What you are asked to do:
The answer must be a single number: how many lines below contain "under".

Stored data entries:
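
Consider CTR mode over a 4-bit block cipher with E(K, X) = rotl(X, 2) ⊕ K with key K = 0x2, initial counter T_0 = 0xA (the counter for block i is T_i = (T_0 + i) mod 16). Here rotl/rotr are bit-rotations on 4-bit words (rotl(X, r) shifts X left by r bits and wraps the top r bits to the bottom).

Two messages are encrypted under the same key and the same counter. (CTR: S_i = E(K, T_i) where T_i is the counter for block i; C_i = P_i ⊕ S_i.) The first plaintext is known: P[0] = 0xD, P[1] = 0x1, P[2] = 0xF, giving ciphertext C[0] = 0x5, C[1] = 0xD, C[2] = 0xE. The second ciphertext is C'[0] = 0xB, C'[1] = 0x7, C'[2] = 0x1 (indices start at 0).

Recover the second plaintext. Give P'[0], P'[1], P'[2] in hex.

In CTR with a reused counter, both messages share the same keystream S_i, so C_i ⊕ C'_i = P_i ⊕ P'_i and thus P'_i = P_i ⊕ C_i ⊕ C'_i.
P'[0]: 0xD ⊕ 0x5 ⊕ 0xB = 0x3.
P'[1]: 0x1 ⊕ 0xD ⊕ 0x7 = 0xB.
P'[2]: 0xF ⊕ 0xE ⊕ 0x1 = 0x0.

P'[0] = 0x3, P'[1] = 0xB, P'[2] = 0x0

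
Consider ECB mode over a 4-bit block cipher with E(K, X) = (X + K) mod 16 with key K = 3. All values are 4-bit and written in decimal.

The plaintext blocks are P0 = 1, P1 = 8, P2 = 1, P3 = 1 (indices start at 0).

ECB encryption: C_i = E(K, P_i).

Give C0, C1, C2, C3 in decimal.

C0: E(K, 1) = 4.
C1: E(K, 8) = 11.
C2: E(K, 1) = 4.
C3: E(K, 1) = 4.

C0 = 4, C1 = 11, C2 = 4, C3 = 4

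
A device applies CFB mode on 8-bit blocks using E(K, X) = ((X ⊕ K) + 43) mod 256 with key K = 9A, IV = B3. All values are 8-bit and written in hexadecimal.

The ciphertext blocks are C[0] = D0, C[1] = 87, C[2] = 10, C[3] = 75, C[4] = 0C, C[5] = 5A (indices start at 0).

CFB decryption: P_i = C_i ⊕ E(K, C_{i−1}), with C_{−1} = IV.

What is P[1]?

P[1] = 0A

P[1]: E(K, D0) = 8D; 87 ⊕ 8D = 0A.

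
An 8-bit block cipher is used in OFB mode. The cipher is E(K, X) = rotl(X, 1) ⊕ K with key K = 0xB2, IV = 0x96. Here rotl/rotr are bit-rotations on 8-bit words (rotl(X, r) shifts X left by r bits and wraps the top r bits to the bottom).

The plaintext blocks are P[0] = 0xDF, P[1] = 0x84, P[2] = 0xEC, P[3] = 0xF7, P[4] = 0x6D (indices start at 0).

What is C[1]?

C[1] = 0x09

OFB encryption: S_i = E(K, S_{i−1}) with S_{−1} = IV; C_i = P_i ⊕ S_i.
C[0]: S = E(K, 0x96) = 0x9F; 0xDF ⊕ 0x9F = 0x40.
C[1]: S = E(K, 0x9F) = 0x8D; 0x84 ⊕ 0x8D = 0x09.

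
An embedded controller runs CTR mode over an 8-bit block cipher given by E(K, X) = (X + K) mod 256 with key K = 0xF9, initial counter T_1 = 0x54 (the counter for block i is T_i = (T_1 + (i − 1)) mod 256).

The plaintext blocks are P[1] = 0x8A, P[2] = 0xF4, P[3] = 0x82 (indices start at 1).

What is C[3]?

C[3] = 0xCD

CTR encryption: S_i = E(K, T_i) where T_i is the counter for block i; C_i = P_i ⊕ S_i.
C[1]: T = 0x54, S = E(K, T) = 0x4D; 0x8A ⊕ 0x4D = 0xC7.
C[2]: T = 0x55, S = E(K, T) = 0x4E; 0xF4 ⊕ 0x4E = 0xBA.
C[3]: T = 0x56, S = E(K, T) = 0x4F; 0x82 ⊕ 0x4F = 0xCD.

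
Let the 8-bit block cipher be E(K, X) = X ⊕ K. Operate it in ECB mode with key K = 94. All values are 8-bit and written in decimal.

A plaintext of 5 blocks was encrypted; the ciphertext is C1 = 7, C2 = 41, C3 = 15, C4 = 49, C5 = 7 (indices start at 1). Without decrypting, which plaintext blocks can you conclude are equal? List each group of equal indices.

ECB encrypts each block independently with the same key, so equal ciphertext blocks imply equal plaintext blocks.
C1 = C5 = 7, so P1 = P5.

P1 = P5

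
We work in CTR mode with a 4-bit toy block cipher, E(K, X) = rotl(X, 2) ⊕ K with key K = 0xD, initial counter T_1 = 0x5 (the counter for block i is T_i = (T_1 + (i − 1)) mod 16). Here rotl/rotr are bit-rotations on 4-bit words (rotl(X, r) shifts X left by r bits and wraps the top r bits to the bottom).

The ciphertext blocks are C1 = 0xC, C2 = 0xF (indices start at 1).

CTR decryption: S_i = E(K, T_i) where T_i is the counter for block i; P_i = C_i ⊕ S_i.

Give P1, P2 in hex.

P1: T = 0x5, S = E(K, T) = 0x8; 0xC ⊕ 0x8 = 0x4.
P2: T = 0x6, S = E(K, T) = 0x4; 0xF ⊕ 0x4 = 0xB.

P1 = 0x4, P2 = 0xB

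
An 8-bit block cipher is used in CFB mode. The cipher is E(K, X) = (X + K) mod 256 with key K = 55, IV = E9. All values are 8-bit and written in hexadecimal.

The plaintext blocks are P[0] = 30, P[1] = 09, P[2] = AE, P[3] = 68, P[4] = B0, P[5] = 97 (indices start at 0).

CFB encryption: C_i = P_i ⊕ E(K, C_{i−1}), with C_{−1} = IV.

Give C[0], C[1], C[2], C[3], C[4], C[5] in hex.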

* * *

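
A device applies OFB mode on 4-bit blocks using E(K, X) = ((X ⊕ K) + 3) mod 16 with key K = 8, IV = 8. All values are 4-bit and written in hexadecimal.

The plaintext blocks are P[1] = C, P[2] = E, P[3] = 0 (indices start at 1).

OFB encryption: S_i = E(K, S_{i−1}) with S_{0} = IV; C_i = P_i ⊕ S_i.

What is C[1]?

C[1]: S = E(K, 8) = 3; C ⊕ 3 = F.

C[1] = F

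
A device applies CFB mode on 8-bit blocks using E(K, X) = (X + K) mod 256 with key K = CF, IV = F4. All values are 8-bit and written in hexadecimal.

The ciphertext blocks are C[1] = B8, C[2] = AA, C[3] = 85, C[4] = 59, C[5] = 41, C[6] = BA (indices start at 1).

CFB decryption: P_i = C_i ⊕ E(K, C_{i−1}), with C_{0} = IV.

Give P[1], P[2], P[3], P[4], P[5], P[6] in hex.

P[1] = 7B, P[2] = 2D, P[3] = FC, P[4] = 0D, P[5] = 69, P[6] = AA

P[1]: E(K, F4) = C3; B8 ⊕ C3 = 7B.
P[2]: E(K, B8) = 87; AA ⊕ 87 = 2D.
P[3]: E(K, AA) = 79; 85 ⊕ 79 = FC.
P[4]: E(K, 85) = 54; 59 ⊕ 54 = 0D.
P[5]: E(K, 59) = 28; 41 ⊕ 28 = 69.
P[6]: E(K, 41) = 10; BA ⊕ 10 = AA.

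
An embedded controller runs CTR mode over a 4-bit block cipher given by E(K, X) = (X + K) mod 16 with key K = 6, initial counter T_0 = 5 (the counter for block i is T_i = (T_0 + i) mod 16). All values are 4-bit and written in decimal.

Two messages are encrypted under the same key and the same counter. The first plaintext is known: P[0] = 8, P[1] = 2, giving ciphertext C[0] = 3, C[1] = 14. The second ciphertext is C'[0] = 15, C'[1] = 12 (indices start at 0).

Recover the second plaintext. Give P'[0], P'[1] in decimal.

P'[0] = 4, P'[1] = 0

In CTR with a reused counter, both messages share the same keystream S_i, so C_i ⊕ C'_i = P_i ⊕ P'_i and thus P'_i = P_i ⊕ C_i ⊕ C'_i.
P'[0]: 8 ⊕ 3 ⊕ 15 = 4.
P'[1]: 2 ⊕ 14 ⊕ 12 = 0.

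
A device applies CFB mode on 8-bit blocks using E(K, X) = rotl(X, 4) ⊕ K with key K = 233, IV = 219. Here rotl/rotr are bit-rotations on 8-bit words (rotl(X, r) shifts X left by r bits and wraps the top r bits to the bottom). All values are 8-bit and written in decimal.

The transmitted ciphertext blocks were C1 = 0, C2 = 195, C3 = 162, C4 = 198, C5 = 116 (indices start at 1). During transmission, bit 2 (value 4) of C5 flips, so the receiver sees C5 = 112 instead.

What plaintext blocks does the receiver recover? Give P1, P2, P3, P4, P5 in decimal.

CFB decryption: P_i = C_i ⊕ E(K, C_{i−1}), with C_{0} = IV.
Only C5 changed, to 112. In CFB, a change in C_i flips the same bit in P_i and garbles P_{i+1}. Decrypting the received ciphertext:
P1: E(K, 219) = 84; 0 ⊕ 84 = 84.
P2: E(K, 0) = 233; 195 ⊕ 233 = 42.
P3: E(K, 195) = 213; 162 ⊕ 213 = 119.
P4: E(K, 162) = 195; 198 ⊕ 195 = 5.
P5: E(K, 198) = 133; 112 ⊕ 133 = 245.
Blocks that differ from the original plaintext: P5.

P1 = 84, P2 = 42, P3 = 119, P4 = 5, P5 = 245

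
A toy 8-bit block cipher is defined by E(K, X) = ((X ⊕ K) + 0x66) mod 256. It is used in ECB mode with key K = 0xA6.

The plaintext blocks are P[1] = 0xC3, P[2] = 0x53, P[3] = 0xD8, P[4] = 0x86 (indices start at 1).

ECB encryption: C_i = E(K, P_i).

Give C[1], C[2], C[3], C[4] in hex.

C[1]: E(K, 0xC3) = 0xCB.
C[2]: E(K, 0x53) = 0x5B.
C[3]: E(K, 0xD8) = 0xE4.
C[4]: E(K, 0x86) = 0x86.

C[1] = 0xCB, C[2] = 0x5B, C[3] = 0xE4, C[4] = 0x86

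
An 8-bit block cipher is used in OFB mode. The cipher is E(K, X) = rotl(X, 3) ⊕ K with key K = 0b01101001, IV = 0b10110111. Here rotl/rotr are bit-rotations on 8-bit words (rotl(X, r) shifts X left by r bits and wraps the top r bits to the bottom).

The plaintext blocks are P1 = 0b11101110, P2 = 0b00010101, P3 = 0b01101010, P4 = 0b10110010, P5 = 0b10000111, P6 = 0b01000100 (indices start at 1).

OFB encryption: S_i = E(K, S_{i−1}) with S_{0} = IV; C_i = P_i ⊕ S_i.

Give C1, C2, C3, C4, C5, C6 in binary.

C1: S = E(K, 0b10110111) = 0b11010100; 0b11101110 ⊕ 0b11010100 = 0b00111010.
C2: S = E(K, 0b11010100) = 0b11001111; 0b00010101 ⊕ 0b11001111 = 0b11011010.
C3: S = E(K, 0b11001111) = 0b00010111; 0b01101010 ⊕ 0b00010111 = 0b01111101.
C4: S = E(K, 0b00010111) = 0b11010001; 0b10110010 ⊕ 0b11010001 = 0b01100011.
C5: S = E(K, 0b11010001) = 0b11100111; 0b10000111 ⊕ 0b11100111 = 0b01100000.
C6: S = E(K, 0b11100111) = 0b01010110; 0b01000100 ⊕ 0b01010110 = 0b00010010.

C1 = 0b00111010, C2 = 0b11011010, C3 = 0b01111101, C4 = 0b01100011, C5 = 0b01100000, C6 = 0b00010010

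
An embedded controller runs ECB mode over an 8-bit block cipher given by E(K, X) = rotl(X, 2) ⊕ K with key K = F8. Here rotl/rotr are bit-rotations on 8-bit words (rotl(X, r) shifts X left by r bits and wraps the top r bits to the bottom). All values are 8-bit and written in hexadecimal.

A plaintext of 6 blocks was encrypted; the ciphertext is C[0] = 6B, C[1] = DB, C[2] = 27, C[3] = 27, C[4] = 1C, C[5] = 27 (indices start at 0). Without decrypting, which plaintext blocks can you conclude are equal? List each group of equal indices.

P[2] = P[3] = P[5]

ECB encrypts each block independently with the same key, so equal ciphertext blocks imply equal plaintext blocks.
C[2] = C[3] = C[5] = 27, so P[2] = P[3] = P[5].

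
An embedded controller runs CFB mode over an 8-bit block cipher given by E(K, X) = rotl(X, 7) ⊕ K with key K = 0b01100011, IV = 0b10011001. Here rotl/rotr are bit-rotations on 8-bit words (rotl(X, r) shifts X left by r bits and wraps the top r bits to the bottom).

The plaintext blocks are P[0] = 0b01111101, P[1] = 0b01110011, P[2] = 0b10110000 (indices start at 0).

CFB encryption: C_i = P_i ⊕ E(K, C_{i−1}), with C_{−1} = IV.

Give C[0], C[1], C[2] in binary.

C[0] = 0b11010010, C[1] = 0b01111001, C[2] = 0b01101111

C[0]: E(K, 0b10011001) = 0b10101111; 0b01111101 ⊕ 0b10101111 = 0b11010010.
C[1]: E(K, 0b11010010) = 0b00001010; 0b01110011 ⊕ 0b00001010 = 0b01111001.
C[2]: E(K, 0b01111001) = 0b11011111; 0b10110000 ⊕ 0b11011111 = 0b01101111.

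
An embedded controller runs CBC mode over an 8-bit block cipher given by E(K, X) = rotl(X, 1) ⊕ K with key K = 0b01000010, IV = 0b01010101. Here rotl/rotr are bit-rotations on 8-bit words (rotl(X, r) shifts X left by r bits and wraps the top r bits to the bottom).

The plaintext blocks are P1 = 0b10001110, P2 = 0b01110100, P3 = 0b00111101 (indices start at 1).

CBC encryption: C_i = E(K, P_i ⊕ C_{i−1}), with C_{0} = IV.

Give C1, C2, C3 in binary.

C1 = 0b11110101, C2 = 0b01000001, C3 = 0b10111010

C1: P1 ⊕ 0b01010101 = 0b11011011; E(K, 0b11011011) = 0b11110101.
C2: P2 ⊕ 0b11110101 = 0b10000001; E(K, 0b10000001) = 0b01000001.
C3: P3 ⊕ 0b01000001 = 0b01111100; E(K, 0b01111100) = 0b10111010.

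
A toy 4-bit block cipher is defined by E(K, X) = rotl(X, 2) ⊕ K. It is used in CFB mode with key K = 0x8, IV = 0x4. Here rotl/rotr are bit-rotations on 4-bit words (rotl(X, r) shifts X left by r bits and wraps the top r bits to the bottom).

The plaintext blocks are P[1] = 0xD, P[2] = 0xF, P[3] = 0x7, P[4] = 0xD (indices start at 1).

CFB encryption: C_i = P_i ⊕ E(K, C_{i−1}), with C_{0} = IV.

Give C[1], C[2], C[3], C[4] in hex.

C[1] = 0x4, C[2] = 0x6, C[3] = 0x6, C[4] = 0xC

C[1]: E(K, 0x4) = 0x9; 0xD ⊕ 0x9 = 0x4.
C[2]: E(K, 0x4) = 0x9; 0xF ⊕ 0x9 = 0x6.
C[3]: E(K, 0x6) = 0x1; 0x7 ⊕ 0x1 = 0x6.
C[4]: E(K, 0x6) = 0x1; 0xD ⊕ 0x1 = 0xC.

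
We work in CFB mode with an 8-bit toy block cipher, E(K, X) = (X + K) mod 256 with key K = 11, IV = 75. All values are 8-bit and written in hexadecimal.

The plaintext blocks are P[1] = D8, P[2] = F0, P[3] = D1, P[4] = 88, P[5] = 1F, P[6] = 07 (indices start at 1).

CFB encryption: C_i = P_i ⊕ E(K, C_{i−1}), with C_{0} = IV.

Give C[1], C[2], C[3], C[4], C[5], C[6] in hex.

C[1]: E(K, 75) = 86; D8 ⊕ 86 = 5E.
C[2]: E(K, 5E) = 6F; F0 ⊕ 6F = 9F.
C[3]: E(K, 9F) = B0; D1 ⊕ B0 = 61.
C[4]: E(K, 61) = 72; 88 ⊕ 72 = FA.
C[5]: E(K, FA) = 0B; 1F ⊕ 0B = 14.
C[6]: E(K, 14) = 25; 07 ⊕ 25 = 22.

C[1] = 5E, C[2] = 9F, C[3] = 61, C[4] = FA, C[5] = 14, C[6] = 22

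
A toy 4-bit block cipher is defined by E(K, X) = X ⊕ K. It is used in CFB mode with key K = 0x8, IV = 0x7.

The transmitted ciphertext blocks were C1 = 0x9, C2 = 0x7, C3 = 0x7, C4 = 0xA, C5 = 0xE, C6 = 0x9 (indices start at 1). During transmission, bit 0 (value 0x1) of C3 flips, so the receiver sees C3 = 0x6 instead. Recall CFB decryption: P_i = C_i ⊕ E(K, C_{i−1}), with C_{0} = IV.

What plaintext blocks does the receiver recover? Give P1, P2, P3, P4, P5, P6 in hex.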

Solution:
2